BEGIN Records for this task
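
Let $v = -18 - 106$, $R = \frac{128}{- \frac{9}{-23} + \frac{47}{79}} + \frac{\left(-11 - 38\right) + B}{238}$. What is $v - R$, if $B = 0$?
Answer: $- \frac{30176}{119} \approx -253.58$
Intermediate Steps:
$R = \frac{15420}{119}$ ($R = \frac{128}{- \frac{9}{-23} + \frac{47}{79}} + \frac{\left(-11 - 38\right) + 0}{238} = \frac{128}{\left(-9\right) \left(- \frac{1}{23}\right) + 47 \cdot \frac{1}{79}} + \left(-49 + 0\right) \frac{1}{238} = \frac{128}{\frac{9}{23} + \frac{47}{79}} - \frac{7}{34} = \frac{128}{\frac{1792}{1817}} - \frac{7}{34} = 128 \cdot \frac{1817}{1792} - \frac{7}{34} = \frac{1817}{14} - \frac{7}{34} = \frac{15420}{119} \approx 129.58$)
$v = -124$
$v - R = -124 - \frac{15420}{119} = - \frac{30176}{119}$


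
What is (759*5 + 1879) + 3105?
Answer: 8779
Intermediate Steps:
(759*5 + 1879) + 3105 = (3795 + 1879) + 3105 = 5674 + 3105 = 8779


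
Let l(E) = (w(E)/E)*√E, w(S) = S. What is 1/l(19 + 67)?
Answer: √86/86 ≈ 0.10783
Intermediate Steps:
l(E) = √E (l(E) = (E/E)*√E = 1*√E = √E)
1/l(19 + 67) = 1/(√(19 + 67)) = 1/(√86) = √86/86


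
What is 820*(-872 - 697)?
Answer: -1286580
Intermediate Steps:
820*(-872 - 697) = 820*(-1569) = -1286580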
END Records for this task
BEGIN Records for this task
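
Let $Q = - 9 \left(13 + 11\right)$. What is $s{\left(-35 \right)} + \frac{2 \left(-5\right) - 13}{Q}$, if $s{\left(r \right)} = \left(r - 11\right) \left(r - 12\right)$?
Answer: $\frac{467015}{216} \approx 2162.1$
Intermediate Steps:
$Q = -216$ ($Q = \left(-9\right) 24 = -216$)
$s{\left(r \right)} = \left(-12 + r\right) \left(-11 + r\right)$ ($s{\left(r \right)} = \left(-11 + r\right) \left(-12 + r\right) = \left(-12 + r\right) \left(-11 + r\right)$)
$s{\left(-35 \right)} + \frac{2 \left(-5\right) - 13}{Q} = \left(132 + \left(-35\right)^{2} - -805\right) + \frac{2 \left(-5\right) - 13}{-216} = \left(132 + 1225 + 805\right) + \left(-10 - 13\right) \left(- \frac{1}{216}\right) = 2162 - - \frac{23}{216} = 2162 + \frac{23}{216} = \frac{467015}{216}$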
END Records for this task
What you have to do =
Copy down every line of the entries containing the word "Answer".

Problem solution =
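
Answer: $- \frac{30176}{119} \approx -253.58$
Answer: 8779
Answer: √86/86 ≈ 0.10783
Answer: -1286580
Answer: $\frac{467015}{216} \approx 2162.1$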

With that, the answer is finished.